[Collected data entries]
--- START ---
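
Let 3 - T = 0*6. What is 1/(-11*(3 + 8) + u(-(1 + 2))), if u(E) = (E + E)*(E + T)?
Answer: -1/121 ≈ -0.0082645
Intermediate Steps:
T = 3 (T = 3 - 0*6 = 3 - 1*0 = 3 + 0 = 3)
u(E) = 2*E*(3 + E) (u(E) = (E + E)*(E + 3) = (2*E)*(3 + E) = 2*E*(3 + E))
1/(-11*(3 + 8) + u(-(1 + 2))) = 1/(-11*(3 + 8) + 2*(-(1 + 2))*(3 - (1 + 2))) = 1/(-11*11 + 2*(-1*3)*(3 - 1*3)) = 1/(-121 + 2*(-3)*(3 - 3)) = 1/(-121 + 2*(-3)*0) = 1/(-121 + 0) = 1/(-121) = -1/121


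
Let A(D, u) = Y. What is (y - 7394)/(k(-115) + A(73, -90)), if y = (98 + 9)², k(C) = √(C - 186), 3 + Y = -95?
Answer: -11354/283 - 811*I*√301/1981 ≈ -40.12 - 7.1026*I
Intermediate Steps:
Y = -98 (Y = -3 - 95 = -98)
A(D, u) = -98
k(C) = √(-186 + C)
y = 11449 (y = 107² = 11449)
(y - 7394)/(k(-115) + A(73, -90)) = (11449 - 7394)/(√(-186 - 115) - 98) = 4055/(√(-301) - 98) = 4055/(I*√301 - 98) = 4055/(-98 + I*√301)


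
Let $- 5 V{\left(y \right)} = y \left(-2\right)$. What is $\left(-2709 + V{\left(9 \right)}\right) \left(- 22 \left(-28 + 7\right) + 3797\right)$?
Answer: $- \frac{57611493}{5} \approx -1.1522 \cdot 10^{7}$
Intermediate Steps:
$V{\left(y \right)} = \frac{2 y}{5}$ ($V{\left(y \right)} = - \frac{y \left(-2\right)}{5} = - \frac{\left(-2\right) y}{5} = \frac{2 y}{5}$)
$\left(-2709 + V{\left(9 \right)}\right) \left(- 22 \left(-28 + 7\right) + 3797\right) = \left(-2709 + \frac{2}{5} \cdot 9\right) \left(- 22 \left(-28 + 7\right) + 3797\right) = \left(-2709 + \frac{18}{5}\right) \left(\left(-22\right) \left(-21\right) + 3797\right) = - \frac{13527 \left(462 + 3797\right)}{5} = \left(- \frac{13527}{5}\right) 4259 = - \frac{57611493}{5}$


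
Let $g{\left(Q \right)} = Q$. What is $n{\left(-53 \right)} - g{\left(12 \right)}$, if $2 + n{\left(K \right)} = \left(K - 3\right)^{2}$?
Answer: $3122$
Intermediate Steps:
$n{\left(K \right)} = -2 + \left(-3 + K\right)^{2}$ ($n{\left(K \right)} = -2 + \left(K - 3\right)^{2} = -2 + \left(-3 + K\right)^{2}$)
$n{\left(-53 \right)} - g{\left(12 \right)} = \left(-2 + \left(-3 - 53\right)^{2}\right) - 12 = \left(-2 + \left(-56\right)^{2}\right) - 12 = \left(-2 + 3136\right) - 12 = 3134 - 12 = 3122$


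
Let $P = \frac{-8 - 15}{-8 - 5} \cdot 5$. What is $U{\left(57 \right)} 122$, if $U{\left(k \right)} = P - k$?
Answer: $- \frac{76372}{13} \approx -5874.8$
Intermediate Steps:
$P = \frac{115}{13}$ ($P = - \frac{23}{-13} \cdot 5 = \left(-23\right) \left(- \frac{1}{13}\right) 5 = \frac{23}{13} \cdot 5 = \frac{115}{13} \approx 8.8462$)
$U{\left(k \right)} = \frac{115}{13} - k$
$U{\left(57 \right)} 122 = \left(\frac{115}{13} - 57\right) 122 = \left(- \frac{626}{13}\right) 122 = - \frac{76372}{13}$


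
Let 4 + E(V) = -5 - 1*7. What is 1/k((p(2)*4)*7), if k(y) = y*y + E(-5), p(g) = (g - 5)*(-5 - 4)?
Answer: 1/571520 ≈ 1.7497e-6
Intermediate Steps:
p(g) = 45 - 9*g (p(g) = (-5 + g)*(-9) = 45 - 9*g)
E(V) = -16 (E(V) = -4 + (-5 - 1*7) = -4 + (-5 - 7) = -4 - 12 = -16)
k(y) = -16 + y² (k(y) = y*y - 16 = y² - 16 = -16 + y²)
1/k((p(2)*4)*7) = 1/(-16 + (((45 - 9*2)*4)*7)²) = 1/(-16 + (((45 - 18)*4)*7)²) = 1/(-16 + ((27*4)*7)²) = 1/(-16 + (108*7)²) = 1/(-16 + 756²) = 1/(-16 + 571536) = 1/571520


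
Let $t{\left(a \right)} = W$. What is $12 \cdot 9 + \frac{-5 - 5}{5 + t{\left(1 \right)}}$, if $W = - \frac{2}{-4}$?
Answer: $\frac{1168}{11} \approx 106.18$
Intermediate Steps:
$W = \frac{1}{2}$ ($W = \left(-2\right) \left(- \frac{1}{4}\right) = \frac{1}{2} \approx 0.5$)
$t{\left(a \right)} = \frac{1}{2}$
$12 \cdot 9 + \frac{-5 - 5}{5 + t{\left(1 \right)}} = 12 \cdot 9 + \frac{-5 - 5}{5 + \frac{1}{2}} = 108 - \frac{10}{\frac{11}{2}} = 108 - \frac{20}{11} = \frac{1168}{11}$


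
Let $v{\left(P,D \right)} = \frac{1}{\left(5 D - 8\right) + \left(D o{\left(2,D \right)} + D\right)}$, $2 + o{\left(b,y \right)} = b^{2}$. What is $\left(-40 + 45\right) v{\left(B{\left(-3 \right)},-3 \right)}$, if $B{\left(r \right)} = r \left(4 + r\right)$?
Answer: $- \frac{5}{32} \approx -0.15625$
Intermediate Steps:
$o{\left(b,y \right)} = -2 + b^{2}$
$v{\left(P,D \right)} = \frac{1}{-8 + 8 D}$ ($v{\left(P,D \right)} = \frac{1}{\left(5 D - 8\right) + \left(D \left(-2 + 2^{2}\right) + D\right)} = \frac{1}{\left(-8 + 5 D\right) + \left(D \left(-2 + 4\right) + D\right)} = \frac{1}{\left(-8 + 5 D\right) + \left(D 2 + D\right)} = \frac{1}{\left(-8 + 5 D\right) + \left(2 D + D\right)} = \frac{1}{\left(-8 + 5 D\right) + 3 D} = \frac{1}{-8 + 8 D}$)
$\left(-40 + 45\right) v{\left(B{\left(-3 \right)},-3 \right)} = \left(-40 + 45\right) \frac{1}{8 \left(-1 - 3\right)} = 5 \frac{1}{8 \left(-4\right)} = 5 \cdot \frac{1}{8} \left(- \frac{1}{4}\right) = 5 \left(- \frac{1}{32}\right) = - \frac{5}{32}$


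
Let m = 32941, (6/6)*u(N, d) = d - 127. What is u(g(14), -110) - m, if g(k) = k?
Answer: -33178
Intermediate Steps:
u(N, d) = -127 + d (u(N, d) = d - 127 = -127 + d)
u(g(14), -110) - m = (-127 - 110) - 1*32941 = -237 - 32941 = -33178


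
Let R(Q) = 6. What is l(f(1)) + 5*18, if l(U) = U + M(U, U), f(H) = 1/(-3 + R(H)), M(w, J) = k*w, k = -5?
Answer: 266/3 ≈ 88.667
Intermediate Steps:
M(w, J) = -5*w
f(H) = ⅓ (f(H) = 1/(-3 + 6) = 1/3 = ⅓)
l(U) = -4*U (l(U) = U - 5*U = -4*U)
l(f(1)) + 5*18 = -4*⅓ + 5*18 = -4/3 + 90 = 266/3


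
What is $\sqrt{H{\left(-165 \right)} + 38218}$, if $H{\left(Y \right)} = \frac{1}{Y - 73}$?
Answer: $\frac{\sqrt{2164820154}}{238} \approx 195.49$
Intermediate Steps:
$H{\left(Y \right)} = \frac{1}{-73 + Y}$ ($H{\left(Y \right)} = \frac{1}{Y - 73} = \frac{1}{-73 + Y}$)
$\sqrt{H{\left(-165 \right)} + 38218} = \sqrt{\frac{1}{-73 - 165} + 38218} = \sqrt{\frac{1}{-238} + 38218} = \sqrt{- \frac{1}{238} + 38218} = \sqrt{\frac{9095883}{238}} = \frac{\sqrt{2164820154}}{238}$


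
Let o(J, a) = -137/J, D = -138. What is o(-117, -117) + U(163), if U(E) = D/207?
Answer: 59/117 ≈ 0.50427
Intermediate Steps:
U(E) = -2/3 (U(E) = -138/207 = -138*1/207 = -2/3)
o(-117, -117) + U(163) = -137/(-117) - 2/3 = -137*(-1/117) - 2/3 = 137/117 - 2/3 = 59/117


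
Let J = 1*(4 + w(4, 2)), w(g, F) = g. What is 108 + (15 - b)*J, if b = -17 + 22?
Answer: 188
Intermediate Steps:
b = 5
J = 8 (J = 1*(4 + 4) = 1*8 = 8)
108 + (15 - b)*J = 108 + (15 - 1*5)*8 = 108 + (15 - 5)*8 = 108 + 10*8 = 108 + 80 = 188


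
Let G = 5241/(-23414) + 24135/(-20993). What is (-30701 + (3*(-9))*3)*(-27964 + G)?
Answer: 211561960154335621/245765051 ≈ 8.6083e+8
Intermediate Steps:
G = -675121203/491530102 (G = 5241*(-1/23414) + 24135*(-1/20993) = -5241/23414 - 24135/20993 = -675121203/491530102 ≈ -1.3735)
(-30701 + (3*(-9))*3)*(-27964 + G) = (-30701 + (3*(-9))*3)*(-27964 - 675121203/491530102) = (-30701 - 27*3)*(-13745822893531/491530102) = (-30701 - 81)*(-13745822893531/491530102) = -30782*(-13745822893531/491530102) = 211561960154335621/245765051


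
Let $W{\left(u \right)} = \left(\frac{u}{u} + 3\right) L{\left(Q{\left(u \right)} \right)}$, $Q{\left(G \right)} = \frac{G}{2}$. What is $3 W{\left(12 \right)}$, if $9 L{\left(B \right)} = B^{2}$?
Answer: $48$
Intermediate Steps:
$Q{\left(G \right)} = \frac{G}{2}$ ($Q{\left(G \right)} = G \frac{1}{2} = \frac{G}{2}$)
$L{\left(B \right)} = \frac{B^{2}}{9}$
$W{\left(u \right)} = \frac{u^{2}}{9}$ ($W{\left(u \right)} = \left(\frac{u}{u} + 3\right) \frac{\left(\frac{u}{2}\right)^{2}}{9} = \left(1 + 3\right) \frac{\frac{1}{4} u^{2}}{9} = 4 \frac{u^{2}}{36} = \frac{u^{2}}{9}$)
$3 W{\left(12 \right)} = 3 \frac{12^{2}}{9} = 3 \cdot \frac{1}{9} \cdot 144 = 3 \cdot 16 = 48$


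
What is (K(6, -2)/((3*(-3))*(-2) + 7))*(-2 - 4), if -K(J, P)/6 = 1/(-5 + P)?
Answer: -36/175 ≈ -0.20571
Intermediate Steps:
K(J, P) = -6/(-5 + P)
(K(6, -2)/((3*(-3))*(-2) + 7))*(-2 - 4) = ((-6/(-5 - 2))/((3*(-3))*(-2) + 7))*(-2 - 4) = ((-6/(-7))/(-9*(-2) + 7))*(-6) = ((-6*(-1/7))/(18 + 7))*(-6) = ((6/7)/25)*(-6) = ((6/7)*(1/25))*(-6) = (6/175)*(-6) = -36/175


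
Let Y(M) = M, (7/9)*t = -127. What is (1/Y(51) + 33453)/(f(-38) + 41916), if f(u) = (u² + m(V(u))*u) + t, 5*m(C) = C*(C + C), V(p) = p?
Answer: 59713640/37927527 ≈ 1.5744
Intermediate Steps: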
--- END ---
◆ **Exercise aim**:
The lines to set down, exactly and with both ends included, run from the one containing "Let Y(M) = M, (7/9)*t" to the last line of the data above.

◆ **Response**:
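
Let Y(M) = M, (7/9)*t = -127. What is (1/Y(51) + 33453)/(f(-38) + 41916), if f(u) = (u² + m(V(u))*u) + t, 5*m(C) = C*(C + C), V(p) = p?
Answer: 59713640/37927527 ≈ 1.5744
Intermediate Steps: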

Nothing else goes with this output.